▶ **PROMPT**
Nothing should be left out. Transcribe the entries exactly as written.

Saved entries
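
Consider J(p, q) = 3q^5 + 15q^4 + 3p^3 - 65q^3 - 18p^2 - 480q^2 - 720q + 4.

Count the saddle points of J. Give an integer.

J separates as a function of p plus a function of q, so ∇J=0 decouples.
∂J/∂p = 9p(p - 4) = 0 at p ∈ {0, 4}; ∂J/∂q = 15(q - 4)(q + 1)(q + 3)(q + 4) = 0 at q ∈ {-4, -3, -1, 4}.
The Hessian is diagonal: diag(J_pp, J_qq). Second derivatives: J_pp(0)=-36, J_pp(4)=36; J_qq(-4)=-360, J_qq(-3)=210, J_qq(-1)=-450, J_qq(4)=4200.
Saddle points occur where the two diagonal entries have opposite signs: (0, -3), (0, 4), (4, -4), (4, -1). Count: 4.

4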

▶ **SOLUTION TO THIS TASK**
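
Consider J(p, q) = 3q^5 + 15q^4 + 3p^3 - 65q^3 - 18p^2 - 480q^2 - 720q + 4.

Count the saddle points of J. Give an integer.

J separates as a function of p plus a function of q, so ∇J=0 decouples.
∂J/∂p = 9p(p - 4) = 0 at p ∈ {0, 4}; ∂J/∂q = 15(q - 4)(q + 1)(q + 3)(q + 4) = 0 at q ∈ {-4, -3, -1, 4}.
The Hessian is diagonal: diag(J_pp, J_qq). Second derivatives: J_pp(0)=-36, J_pp(4)=36; J_qq(-4)=-360, J_qq(-3)=210, J_qq(-1)=-450, J_qq(4)=4200.
Saddle points occur where the two diagonal entries have opposite signs: (0, -3), (0, 4), (4, -4), (4, -1). Count: 4.

4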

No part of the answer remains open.